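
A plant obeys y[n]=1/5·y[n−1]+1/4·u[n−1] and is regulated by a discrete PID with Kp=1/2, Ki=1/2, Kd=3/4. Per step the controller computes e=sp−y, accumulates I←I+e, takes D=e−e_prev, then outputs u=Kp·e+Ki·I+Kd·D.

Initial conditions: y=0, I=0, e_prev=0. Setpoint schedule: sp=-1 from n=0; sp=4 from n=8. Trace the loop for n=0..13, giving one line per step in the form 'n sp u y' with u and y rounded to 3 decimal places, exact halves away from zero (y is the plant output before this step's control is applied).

0 -1 -1.750 0.000
1 -1 -0.734 -0.438
2 -1 -1.635 -0.271
3 -1 -1.539 -0.463
4 -1 -1.926 -0.477
5 -1 -2.024 -0.577
6 -1 -2.232 -0.621
7 -1 -2.348 -0.682
8 4 6.269 -0.724
9 4 1.094 1.423
10 4 5.506 0.558
11 4 4.951 1.488
12 4 6.821 1.535
13 4 7.254 2.012

(exact arithmetic carried between steps; '≈' marks a value shown rounded to 6 d.p. or computed from one; I and e_prev carry over from the previous line; the table rounds u and y to 3 d.p., halves away from zero)
n=0: y=0, sp=-1, e=sp−y=-1; I=-1, D=e−e_prev=-1; u=1/2·(-1)+1/2·(-1)+3/4·(-1)=-1.75; next y=1/5·0+1/4·(-1.75)=-0.4375
n=1: y=-0.4375, sp=-1, e=sp−y=-0.5625; I=-1.5625, D=e−e_prev=0.4375; u=1/2·(-0.5625)+1/2·(-1.5625)+3/4·0.4375=-0.734375; next y=1/5·(-0.4375)+1/4·(-0.734375)≈-0.271094
n=2: y≈-0.271094, sp=-1, e=sp−y≈-0.728906; I≈-2.291406, D=e−e_prev≈-0.166406; u=1/2·(-0.728906)+1/2·(-2.291406)+3/4·(-0.166406)≈-1.634961; next y=1/5·(-0.271094)+1/4·(-1.634961)≈-0.462959
n=3: y≈-0.462959, sp=-1, e=sp−y≈-0.537041; I≈-2.828447, D=e−e_prev≈0.191865; u=1/2·(-0.537041)+1/2·(-2.828447)+3/4·0.191865≈-1.538845; next y=1/5·(-0.462959)+1/4·(-1.538845)≈-0.477303
n=4: y≈-0.477303, sp=-1, e=sp−y≈-0.522697; I≈-3.351144, D=e−e_prev≈0.014344; u=1/2·(-0.522697)+1/2·(-3.351144)+3/4·0.014344≈-1.926162; next y=1/5·(-0.477303)+1/4·(-1.926162)≈-0.577001
n=5: y≈-0.577001, sp=-1, e=sp−y≈-0.422999; I≈-3.774143, D=e−e_prev≈0.099698; u=1/2·(-0.422999)+1/2·(-3.774143)+3/4·0.099698≈-2.023797; next y=1/5·(-0.577001)+1/4·(-2.023797)≈-0.621350
n=6: y≈-0.621350, sp=-1, e=sp−y≈-0.378650; I≈-4.152793, D=e−e_prev≈0.044348; u=1/2·(-0.378650)+1/2·(-4.152793)+3/4·0.044348≈-2.232461; next y=1/5·(-0.621350)+1/4·(-2.232461)≈-0.682385
n=7: y≈-0.682385, sp=-1, e=sp−y≈-0.317615; I≈-4.470408, D=e−e_prev≈0.061036; u=1/2·(-0.317615)+1/2·(-4.470408)+3/4·0.061036≈-2.348235; next y=1/5·(-0.682385)+1/4·(-2.348235)≈-0.723536
n=8: y≈-0.723536, sp=4, e=sp−y≈4.723536; I≈0.253127, D=e−e_prev≈5.041151; u=1/2·4.723536+1/2·0.253127+3/4·5.041151≈6.269195; next y=1/5·(-0.723536)+1/4·6.269195≈1.422592
n=9: y≈1.422592, sp=4, e=sp−y≈2.577408; I≈2.830536, D=e−e_prev≈-2.146127; u=1/2·2.577408+1/2·2.830536+3/4·(-2.146127)≈1.094377; next y=1/5·1.422592+1/4·1.094377≈0.558112
n=10: y≈0.558112, sp=4, e=sp−y≈3.441888; I≈6.272423, D=e−e_prev≈0.864479; u=1/2·3.441888+1/2·6.272423+3/4·0.864479≈5.505515; next y=1/5·0.558112+1/4·5.505515≈1.488001
n=11: y≈1.488001, sp=4, e=sp−y≈2.511999; I≈8.784422, D=e−e_prev≈-0.929889; u=1/2·2.511999+1/2·8.784422+3/4·(-0.929889)≈4.950794; next y=1/5·1.488001+1/4·4.950794≈1.535299
n=12: y≈1.535299, sp=4, e=sp−y≈2.464701; I≈11.249124, D=e−e_prev≈-0.047298; u=1/2·2.464701+1/2·11.249124+3/4·(-0.047298)≈6.821439; next y=1/5·1.535299+1/4·6.821439≈2.012420
n=13: y≈2.012420, sp=4, e=sp−y≈1.987580; I≈13.236704, D=e−e_prev≈-0.477121; u=1/2·1.987580+1/2·13.236704+3/4·(-0.477121)≈7.254302; next y=1/5·2.012420+1/4·7.254302≈2.216059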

- [Your instructions]:
Type the entries out again so that they match exactly.

- [Response to this task]:
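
A plant obeys y[n]=1/5·y[n−1]+1/4·u[n−1] and is regulated by a discrete PID with Kp=1/2, Ki=1/2, Kd=3/4. Per step the controller computes e=sp−y, accumulates I←I+e, takes D=e−e_prev, then outputs u=Kp·e+Ki·I+Kd·D.

Initial conditions: y=0, I=0, e_prev=0. Setpoint schedule: sp=-1 from n=0; sp=4 from n=8. Trace the loop for n=0..13, giving one line per step in the form 'n sp u y' with u and y rounded to 3 decimal places, exact halves away from zero (y is the plant output before this step's control is applied).

0 -1 -1.750 0.000
1 -1 -0.734 -0.438
2 -1 -1.635 -0.271
3 -1 -1.539 -0.463
4 -1 -1.926 -0.477
5 -1 -2.024 -0.577
6 -1 -2.232 -0.621
7 -1 -2.348 -0.682
8 4 6.269 -0.724
9 4 1.094 1.423
10 4 5.506 0.558
11 4 4.951 1.488
12 4 6.821 1.535
13 4 7.254 2.012

(exact arithmetic carried between steps; '≈' marks a value shown rounded to 6 d.p. or computed from one; I and e_prev carry over from the previous line; the table rounds u and y to 3 d.p., halves away from zero)
n=0: y=0, sp=-1, e=sp−y=-1; I=-1, D=e−e_prev=-1; u=1/2·(-1)+1/2·(-1)+3/4·(-1)=-1.75; next y=1/5·0+1/4·(-1.75)=-0.4375
n=1: y=-0.4375, sp=-1, e=sp−y=-0.5625; I=-1.5625, D=e−e_prev=0.4375; u=1/2·(-0.5625)+1/2·(-1.5625)+3/4·0.4375=-0.734375; next y=1/5·(-0.4375)+1/4·(-0.734375)≈-0.271094
n=2: y≈-0.271094, sp=-1, e=sp−y≈-0.728906; I≈-2.291406, D=e−e_prev≈-0.166406; u=1/2·(-0.728906)+1/2·(-2.291406)+3/4·(-0.166406)≈-1.634961; next y=1/5·(-0.271094)+1/4·(-1.634961)≈-0.462959
n=3: y≈-0.462959, sp=-1, e=sp−y≈-0.537041; I≈-2.828447, D=e−e_prev≈0.191865; u=1/2·(-0.537041)+1/2·(-2.828447)+3/4·0.191865≈-1.538845; next y=1/5·(-0.462959)+1/4·(-1.538845)≈-0.477303
n=4: y≈-0.477303, sp=-1, e=sp−y≈-0.522697; I≈-3.351144, D=e−e_prev≈0.014344; u=1/2·(-0.522697)+1/2·(-3.351144)+3/4·0.014344≈-1.926162; next y=1/5·(-0.477303)+1/4·(-1.926162)≈-0.577001
n=5: y≈-0.577001, sp=-1, e=sp−y≈-0.422999; I≈-3.774143, D=e−e_prev≈0.099698; u=1/2·(-0.422999)+1/2·(-3.774143)+3/4·0.099698≈-2.023797; next y=1/5·(-0.577001)+1/4·(-2.023797)≈-0.621350
n=6: y≈-0.621350, sp=-1, e=sp−y≈-0.378650; I≈-4.152793, D=e−e_prev≈0.044348; u=1/2·(-0.378650)+1/2·(-4.152793)+3/4·0.044348≈-2.232461; next y=1/5·(-0.621350)+1/4·(-2.232461)≈-0.682385
n=7: y≈-0.682385, sp=-1, e=sp−y≈-0.317615; I≈-4.470408, D=e−e_prev≈0.061036; u=1/2·(-0.317615)+1/2·(-4.470408)+3/4·0.061036≈-2.348235; next y=1/5·(-0.682385)+1/4·(-2.348235)≈-0.723536
n=8: y≈-0.723536, sp=4, e=sp−y≈4.723536; I≈0.253127, D=e−e_prev≈5.041151; u=1/2·4.723536+1/2·0.253127+3/4·5.041151≈6.269195; next y=1/5·(-0.723536)+1/4·6.269195≈1.422592
n=9: y≈1.422592, sp=4, e=sp−y≈2.577408; I≈2.830536, D=e−e_prev≈-2.146127; u=1/2·2.577408+1/2·2.830536+3/4·(-2.146127)≈1.094377; next y=1/5·1.422592+1/4·1.094377≈0.558112
n=10: y≈0.558112, sp=4, e=sp−y≈3.441888; I≈6.272423, D=e−e_prev≈0.864479; u=1/2·3.441888+1/2·6.272423+3/4·0.864479≈5.505515; next y=1/5·0.558112+1/4·5.505515≈1.488001
n=11: y≈1.488001, sp=4, e=sp−y≈2.511999; I≈8.784422, D=e−e_prev≈-0.929889; u=1/2·2.511999+1/2·8.784422+3/4·(-0.929889)≈4.950794; next y=1/5·1.488001+1/4·4.950794≈1.535299
n=12: y≈1.535299, sp=4, e=sp−y≈2.464701; I≈11.249124, D=e−e_prev≈-0.047298; u=1/2·2.464701+1/2·11.249124+3/4·(-0.047298)≈6.821439; next y=1/5·1.535299+1/4·6.821439≈2.012420
n=13: y≈2.012420, sp=4, e=sp−y≈1.987580; I≈13.236704, D=e−e_prev≈-0.477121; u=1/2·1.987580+1/2·13.236704+3/4·(-0.477121)≈7.254302; next y=1/5·2.012420+1/4·7.254302≈2.216059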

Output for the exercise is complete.